[[ Supplied material, beginning ]]
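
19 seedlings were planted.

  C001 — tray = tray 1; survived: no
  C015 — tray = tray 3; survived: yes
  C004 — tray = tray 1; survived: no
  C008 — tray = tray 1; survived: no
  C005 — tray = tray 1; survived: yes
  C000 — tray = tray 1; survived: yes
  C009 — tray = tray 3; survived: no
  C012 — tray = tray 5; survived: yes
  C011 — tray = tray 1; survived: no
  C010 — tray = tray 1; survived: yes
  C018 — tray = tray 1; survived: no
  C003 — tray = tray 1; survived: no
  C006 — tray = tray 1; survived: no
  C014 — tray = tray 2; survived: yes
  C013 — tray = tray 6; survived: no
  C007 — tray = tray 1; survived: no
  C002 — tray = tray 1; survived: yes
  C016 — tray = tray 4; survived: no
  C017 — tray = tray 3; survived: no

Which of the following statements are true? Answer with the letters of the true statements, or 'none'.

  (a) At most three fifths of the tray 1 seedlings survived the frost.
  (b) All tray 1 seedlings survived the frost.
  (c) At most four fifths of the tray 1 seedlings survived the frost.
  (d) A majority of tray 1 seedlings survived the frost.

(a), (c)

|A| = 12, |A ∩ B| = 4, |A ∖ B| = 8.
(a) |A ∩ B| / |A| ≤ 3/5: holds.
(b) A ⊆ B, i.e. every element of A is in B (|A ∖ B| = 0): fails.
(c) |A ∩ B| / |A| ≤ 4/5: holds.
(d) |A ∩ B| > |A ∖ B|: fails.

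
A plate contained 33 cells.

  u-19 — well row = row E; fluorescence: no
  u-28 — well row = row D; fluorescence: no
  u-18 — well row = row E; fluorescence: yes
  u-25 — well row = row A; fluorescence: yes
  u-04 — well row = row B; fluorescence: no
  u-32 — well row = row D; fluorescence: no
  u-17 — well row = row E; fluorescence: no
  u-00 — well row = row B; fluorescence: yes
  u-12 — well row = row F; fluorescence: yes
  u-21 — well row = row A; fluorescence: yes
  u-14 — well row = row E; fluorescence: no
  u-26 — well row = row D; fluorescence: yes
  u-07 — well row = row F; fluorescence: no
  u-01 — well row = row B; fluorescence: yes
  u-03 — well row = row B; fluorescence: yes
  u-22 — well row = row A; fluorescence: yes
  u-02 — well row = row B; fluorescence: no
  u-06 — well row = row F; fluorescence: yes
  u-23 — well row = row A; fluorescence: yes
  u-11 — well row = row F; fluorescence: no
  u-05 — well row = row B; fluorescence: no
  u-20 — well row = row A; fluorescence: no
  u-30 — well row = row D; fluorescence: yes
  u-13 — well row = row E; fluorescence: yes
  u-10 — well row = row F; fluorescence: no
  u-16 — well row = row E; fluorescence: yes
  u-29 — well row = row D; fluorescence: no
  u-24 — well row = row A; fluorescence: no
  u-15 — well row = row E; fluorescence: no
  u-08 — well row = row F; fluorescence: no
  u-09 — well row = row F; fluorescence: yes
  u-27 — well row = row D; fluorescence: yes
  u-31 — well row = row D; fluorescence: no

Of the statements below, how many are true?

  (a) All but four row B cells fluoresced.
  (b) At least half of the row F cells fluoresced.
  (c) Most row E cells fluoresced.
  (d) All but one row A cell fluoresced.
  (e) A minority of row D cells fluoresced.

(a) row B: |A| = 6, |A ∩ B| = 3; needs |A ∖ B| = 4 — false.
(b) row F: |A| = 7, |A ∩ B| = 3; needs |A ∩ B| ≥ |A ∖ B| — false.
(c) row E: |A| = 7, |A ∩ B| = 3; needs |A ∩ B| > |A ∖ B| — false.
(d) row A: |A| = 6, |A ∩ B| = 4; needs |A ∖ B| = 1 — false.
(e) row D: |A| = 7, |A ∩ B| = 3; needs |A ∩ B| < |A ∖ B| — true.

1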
[[ Supplied material, end ]]
[Required work] Each line shown above must be repeated exactly.

[Answer box]
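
19 seedlings were planted.

  C001 — tray = tray 1; survived: no
  C015 — tray = tray 3; survived: yes
  C004 — tray = tray 1; survived: no
  C008 — tray = tray 1; survived: no
  C005 — tray = tray 1; survived: yes
  C000 — tray = tray 1; survived: yes
  C009 — tray = tray 3; survived: no
  C012 — tray = tray 5; survived: yes
  C011 — tray = tray 1; survived: no
  C010 — tray = tray 1; survived: yes
  C018 — tray = tray 1; survived: no
  C003 — tray = tray 1; survived: no
  C006 — tray = tray 1; survived: no
  C014 — tray = tray 2; survived: yes
  C013 — tray = tray 6; survived: no
  C007 — tray = tray 1; survived: no
  C002 — tray = tray 1; survived: yes
  C016 — tray = tray 4; survived: no
  C017 — tray = tray 3; survived: no

Which of the following statements are true? Answer with the letters of the true statements, or 'none'.

  (a) At most three fifths of the tray 1 seedlings survived the frost.
  (b) All tray 1 seedlings survived the frost.
  (c) At most four fifths of the tray 1 seedlings survived the frost.
  (d) A majority of tray 1 seedlings survived the frost.

(a), (c)

|A| = 12, |A ∩ B| = 4, |A ∖ B| = 8.
(a) |A ∩ B| / |A| ≤ 3/5: holds.
(b) A ⊆ B, i.e. every element of A is in B (|A ∖ B| = 0): fails.
(c) |A ∩ B| / |A| ≤ 4/5: holds.
(d) |A ∩ B| > |A ∖ B|: fails.

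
A plate contained 33 cells.

  u-19 — well row = row E; fluorescence: no
  u-28 — well row = row D; fluorescence: no
  u-18 — well row = row E; fluorescence: yes
  u-25 — well row = row A; fluorescence: yes
  u-04 — well row = row B; fluorescence: no
  u-32 — well row = row D; fluorescence: no
  u-17 — well row = row E; fluorescence: no
  u-00 — well row = row B; fluorescence: yes
  u-12 — well row = row F; fluorescence: yes
  u-21 — well row = row A; fluorescence: yes
  u-14 — well row = row E; fluorescence: no
  u-26 — well row = row D; fluorescence: yes
  u-07 — well row = row F; fluorescence: no
  u-01 — well row = row B; fluorescence: yes
  u-03 — well row = row B; fluorescence: yes
  u-22 — well row = row A; fluorescence: yes
  u-02 — well row = row B; fluorescence: no
  u-06 — well row = row F; fluorescence: yes
  u-23 — well row = row A; fluorescence: yes
  u-11 — well row = row F; fluorescence: no
  u-05 — well row = row B; fluorescence: no
  u-20 — well row = row A; fluorescence: no
  u-30 — well row = row D; fluorescence: yes
  u-13 — well row = row E; fluorescence: yes
  u-10 — well row = row F; fluorescence: no
  u-16 — well row = row E; fluorescence: yes
  u-29 — well row = row D; fluorescence: no
  u-24 — well row = row A; fluorescence: no
  u-15 — well row = row E; fluorescence: no
  u-08 — well row = row F; fluorescence: no
  u-09 — well row = row F; fluorescence: yes
  u-27 — well row = row D; fluorescence: yes
  u-31 — well row = row D; fluorescence: no

Of the statements below, how many are true?

  (a) All but four row B cells fluoresced.
  (b) At least half of the row F cells fluoresced.
  (c) Most row E cells fluoresced.
  (d) All but one row A cell fluoresced.
  (e) A minority of row D cells fluoresced.

(a) row B: |A| = 6, |A ∩ B| = 3; needs |A ∖ B| = 4 — false.
(b) row F: |A| = 7, |A ∩ B| = 3; needs |A ∩ B| ≥ |A ∖ B| — false.
(c) row E: |A| = 7, |A ∩ B| = 3; needs |A ∩ B| > |A ∖ B| — false.
(d) row A: |A| = 6, |A ∩ B| = 4; needs |A ∖ B| = 1 — false.
(e) row D: |A| = 7, |A ∩ B| = 3; needs |A ∩ B| < |A ∖ B| — true.

1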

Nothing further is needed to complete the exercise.